## Task objective
You are asked to write out the entries exactly as they are given.
*** Given information ***
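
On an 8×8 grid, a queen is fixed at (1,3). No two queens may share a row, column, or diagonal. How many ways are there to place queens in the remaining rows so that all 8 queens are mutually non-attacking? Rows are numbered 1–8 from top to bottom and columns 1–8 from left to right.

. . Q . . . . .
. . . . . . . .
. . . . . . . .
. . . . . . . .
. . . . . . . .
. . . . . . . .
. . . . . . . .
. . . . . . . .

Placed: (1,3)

16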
*** End of Given information ***
## Reply
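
On an 8×8 grid, a queen is fixed at (1,3). No two queens may share a row, column, or diagonal. How many ways are there to place queens in the remaining rows so that all 8 queens are mutually non-attacking? Rows are numbered 1–8 from top to bottom and columns 1–8 from left to right.

. . Q . . . . .
. . . . . . . .
. . . . . . . .
. . . . . . . .
. . . . . . . .
. . . . . . . .
. . . . . . . .
. . . . . . . .

Placed: (1,3)

16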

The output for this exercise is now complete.